### Task statement
The data should be printed in full, character for character.

(Stored data)

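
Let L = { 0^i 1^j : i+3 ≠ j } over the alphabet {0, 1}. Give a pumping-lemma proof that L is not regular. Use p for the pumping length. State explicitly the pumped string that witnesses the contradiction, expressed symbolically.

0^{p+p!} 1^{p+p!+3}

Assume L is regular; let p be its pumping constant.
Choose w = 0^p 1^{p+p!+3}. Since p ≠ (p+p!+3)-3 = p+p!, w ∈ L; and |w| ≥ p.
The pumping lemma gives a decomposition w = xyz where |xy| ≤ p and y is nonempty.
Since the first p symbols of w are all 0's and |xy| ≤ p, y lies entirely in the leading 0-block: y = 0^k for some k with 1 ≤ k ≤ p.
Since 1 ≤ k ≤ p, k divides p!; set t = 1 + p!/k. Then xy^t z has p + (p!/k)·k = p + p! copies of 0. Now the 0-count is p+p! and (1-count)-3 = (p+p!+3)-3 = p+p!, so i+3 ≠ j fails. So xy^t z = 0^{p+p!} 1^{p+p!+3} ∉ L.
This contradicts the pumping lemma, so L is not regular.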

(End Stored data)

### Solution
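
Let L = { 0^i 1^j : i+3 ≠ j } over the alphabet {0, 1}. Give a pumping-lemma proof that L is not regular. Use p for the pumping length. State explicitly the pumped string that witnesses the contradiction, expressed symbolically.

0^{p+p!} 1^{p+p!+3}

Assume L is regular; let p be its pumping constant.
Choose w = 0^p 1^{p+p!+3}. Since p ≠ (p+p!+3)-3 = p+p!, w ∈ L; and |w| ≥ p.
The pumping lemma gives a decomposition w = xyz where |xy| ≤ p and y is nonempty.
Since the first p symbols of w are all 0's and |xy| ≤ p, y lies entirely in the leading 0-block: y = 0^k for some k with 1 ≤ k ≤ p.
Since 1 ≤ k ≤ p, k divides p!; set t = 1 + p!/k. Then xy^t z has p + (p!/k)·k = p + p! copies of 0. Now the 0-count is p+p! and (1-count)-3 = (p+p!+3)-3 = p+p!, so i+3 ≠ j fails. So xy^t z = 0^{p+p!} 1^{p+p!+3} ∉ L.
This contradicts the pumping lemma, so L is not regular.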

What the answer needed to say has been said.